**Dataset excerpts:**
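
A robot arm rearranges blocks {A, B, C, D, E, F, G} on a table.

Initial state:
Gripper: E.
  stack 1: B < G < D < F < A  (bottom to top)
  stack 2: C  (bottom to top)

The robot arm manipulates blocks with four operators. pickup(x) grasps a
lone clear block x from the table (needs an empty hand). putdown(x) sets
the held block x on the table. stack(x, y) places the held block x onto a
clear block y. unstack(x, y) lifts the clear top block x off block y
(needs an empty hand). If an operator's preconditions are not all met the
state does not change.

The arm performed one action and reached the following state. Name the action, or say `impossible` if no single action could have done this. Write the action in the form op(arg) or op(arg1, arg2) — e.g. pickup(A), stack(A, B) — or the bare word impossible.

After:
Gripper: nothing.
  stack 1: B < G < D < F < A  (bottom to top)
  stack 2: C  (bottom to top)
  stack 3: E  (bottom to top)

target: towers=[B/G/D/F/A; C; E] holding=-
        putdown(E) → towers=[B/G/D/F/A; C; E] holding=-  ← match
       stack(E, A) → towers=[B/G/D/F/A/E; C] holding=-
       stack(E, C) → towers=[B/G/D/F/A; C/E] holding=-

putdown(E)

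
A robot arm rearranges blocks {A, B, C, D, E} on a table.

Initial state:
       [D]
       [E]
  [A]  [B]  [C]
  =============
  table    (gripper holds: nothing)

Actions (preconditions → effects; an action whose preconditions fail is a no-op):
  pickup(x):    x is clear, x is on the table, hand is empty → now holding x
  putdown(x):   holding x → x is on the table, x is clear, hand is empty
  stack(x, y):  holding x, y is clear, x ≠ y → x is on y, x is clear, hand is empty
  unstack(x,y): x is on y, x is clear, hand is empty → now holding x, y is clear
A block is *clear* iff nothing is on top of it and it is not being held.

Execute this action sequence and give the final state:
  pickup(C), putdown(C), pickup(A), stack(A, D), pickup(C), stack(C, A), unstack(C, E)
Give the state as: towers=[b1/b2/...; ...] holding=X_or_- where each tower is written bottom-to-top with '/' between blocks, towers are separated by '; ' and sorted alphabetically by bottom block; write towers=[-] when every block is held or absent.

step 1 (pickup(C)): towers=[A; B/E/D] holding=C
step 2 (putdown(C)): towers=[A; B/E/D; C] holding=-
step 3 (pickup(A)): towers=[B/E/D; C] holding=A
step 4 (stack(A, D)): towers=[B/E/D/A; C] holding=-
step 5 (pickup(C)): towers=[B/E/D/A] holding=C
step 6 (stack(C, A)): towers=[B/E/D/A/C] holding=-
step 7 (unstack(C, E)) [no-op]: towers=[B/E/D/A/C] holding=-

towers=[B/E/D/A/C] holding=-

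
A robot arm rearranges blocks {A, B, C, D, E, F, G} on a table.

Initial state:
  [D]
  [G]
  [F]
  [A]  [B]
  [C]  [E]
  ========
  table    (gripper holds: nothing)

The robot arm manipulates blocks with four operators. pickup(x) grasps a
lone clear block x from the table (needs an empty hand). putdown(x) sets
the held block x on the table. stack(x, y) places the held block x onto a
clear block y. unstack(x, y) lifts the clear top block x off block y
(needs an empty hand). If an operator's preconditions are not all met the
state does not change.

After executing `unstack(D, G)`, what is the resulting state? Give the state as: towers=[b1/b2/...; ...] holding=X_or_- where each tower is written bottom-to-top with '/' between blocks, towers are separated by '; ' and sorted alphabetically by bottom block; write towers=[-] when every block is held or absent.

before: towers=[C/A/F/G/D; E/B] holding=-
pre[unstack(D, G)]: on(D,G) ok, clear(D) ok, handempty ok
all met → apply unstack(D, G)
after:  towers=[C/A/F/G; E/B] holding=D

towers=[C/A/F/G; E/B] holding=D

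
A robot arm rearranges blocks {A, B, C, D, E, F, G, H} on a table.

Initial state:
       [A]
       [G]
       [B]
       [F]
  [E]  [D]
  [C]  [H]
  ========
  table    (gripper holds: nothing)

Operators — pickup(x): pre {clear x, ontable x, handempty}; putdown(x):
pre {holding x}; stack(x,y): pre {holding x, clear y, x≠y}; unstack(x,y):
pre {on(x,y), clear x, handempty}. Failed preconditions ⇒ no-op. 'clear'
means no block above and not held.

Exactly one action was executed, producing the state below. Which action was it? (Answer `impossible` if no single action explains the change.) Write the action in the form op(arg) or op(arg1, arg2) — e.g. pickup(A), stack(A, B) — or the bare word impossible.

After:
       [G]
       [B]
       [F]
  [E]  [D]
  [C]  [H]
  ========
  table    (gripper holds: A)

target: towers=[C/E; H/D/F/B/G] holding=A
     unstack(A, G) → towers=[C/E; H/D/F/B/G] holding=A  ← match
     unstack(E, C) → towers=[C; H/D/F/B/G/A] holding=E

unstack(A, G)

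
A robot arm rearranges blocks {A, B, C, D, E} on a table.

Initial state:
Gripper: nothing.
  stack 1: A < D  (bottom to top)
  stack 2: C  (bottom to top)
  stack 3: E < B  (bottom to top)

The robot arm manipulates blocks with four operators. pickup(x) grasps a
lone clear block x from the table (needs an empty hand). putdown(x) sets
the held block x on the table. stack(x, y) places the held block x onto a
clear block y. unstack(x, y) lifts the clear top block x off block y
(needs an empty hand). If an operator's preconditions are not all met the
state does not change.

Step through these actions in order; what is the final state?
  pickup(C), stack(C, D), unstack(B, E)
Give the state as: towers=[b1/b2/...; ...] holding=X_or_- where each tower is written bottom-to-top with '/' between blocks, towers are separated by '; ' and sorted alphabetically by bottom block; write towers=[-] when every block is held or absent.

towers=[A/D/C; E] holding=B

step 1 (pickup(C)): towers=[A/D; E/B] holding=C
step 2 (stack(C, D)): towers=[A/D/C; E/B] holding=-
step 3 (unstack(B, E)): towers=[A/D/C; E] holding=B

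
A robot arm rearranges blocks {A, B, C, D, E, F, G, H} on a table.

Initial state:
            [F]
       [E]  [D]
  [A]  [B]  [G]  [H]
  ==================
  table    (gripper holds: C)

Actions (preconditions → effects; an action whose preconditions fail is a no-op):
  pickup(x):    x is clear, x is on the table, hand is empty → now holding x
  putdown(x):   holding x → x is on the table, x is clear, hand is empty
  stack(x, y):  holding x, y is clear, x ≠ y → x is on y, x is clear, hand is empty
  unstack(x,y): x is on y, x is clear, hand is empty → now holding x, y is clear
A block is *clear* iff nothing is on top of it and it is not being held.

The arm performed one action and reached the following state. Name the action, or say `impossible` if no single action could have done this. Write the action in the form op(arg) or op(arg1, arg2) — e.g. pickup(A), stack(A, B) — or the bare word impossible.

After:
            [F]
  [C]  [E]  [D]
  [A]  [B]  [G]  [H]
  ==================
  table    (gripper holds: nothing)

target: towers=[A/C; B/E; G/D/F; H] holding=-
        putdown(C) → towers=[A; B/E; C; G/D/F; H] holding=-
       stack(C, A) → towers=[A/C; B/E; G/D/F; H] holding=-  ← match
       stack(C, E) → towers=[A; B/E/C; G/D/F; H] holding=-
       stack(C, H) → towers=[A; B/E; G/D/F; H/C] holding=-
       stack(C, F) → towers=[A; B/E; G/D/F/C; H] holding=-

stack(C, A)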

**Exercise:**
Complete, exact output of the records is expected.

**Answer box:**
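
A robot arm rearranges blocks {A, B, C, D, E, F, G} on a table.

Initial state:
Gripper: E.
  stack 1: B < G < D < F < A  (bottom to top)
  stack 2: C  (bottom to top)

The robot arm manipulates blocks with four operators. pickup(x) grasps a
lone clear block x from the table (needs an empty hand). putdown(x) sets
the held block x on the table. stack(x, y) places the held block x onto a
clear block y. unstack(x, y) lifts the clear top block x off block y
(needs an empty hand). If an operator's preconditions are not all met the
state does not change.

The arm performed one action and reached the following state. Name the action, or say `impossible` if no single action could have done this. Write the action in the form op(arg) or op(arg1, arg2) — e.g. pickup(A), stack(A, B) — or the bare word impossible.

After:
Gripper: nothing.
  stack 1: B < G < D < F < A  (bottom to top)
  stack 2: C  (bottom to top)
  stack 3: E  (bottom to top)

target: towers=[B/G/D/F/A; C; E] holding=-
        putdown(E) → towers=[B/G/D/F/A; C; E] holding=-  ← match
       stack(E, A) → towers=[B/G/D/F/A/E; C] holding=-
       stack(E, C) → towers=[B/G/D/F/A; C/E] holding=-

putdown(E)

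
A robot arm rearranges blocks {A, B, C, D, E} on a table.

Initial state:
       [D]
       [E]
  [A]  [B]  [C]
  =============
  table    (gripper holds: nothing)

Actions (preconditions → effects; an action whose preconditions fail is a no-op):
  pickup(x):    x is clear, x is on the table, hand is empty → now holding x
  putdown(x):   holding x → x is on the table, x is clear, hand is empty
  stack(x, y):  holding x, y is clear, x ≠ y → x is on y, x is clear, hand is empty
  unstack(x,y): x is on y, x is clear, hand is empty → now holding x, y is clear
A block is *clear* iff nothing is on top of it and it is not being held.

Execute this action sequence and give the final state:
  pickup(C), putdown(C), pickup(A), stack(A, D), pickup(C), stack(C, A), unstack(C, E)
Give the state as: towers=[b1/b2/...; ...] holding=X_or_- where each tower is written bottom-to-top with '/' between blocks, towers are separated by '; ' and sorted alphabetically by bottom block; write towers=[-] when every block is held or absent.

step 1 (pickup(C)): towers=[A; B/E/D] holding=C
step 2 (putdown(C)): towers=[A; B/E/D; C] holding=-
step 3 (pickup(A)): towers=[B/E/D; C] holding=A
step 4 (stack(A, D)): towers=[B/E/D/A; C] holding=-
step 5 (pickup(C)): towers=[B/E/D/A] holding=C
step 6 (stack(C, A)): towers=[B/E/D/A/C] holding=-
step 7 (unstack(C, E)) [no-op]: towers=[B/E/D/A/C] holding=-

towers=[B/E/D/A/C] holding=-

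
A robot arm rearranges blocks {A, B, C, D, E, F, G} on a table.

Initial state:
  [D]
  [G]
  [F]
  [A]  [B]
  [C]  [E]
  ========
  table    (gripper holds: nothing)

The robot arm manipulates blocks with four operators. pickup(x) grasps a
lone clear block x from the table (needs an empty hand). putdown(x) sets
the held block x on the table. stack(x, y) places the held block x onto a
clear block y. unstack(x, y) lifts the clear top block x off block y
(needs an empty hand). If an operator's preconditions are not all met the
state does not change.

After executing `unstack(D, G)`, what is the resulting state? Give the state as: towers=[b1/b2/...; ...] holding=X_or_- where each tower is written bottom-to-top with '/' between blocks, towers are separated by '; ' and sorted alphabetically by bottom block; write towers=[-] when every block is held or absent.

before: towers=[C/A/F/G/D; E/B] holding=-
pre[unstack(D, G)]: on(D,G) ok, clear(D) ok, handempty ok
all met → apply unstack(D, G)
after:  towers=[C/A/F/G; E/B] holding=D

towers=[C/A/F/G; E/B] holding=D

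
A robot arm rearranges blocks {A, B, C, D, E, F, G, H} on a table.

Initial state:
       [A]
       [G]
       [B]
       [F]
  [E]  [D]
  [C]  [H]
  ========
  table    (gripper holds: nothing)

Operators — pickup(x): pre {clear x, ontable x, handempty}; putdown(x):
pre {holding x}; stack(x,y): pre {holding x, clear y, x≠y}; unstack(x,y):
pre {on(x,y), clear x, handempty}. Failed preconditions ⇒ no-op. 'clear'
means no block above and not held.

Exactly one action was executed, producing the state below. Which action was it? (Answer `impossible` if no single action explains the change.) Write the action in the form op(arg) or op(arg1, arg2) — e.g. pickup(A), stack(A, B) — or the bare word impossible.

After:
       [G]
       [B]
       [F]
  [E]  [D]
  [C]  [H]
  ========
  table    (gripper holds: A)

target: towers=[C/E; H/D/F/B/G] holding=A
     unstack(A, G) → towers=[C/E; H/D/F/B/G] holding=A  ← match
     unstack(E, C) → towers=[C; H/D/F/B/G/A] holding=E

unstack(A, G)

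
A robot arm rearranges blocks {A, B, C, D, E} on a table.

Initial state:
Gripper: nothing.
  stack 1: A < D  (bottom to top)
  stack 2: C  (bottom to top)
  stack 3: E < B  (bottom to top)

The robot arm manipulates blocks with four operators. pickup(x) grasps a
lone clear block x from the table (needs an empty hand). putdown(x) sets
the held block x on the table. stack(x, y) places the held block x onto a
clear block y. unstack(x, y) lifts the clear top block x off block y
(needs an empty hand). If an operator's preconditions are not all met the
state does not change.

Step through these actions in order; what is the final state?
  pickup(C), stack(C, D), unstack(B, E)
Give the state as: towers=[b1/b2/...; ...] holding=X_or_- where each tower is written bottom-to-top with '/' between blocks, towers are separated by '; ' and sorted alphabetically by bottom block; write towers=[-] when every block is held or absent.

towers=[A/D/C; E] holding=B

step 1 (pickup(C)): towers=[A/D; E/B] holding=C
step 2 (stack(C, D)): towers=[A/D/C; E/B] holding=-
step 3 (unstack(B, E)): towers=[A/D/C; E] holding=B

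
A robot arm rearranges blocks {A, B, C, D, E, F, G, H} on a table.

Initial state:
            [F]
       [E]  [D]
  [A]  [B]  [G]  [H]
  ==================
  table    (gripper holds: C)

Actions (preconditions → effects; an action whose preconditions fail is a no-op):
  pickup(x):    x is clear, x is on the table, hand is empty → now holding x
  putdown(x):   holding x → x is on the table, x is clear, hand is empty
  stack(x, y):  holding x, y is clear, x ≠ y → x is on y, x is clear, hand is empty
  unstack(x,y): x is on y, x is clear, hand is empty → now holding x, y is clear
A block is *clear* iff nothing is on top of it and it is not being held.

The arm performed one action and reached the following state. Name the action, or say `impossible` if no single action could have done this. Write the action in the form op(arg) or op(arg1, arg2) — e.g. pickup(A), stack(A, B) — or the bare word impossible.

After:
            [F]
  [C]  [E]  [D]
  [A]  [B]  [G]  [H]
  ==================
  table    (gripper holds: nothing)

target: towers=[A/C; B/E; G/D/F; H] holding=-
        putdown(C) → towers=[A; B/E; C; G/D/F; H] holding=-
       stack(C, A) → towers=[A/C; B/E; G/D/F; H] holding=-  ← match
       stack(C, E) → towers=[A; B/E/C; G/D/F; H] holding=-
       stack(C, H) → towers=[A; B/E; G/D/F; H/C] holding=-
       stack(C, F) → towers=[A; B/E; G/D/F/C; H] holding=-

stack(C, A)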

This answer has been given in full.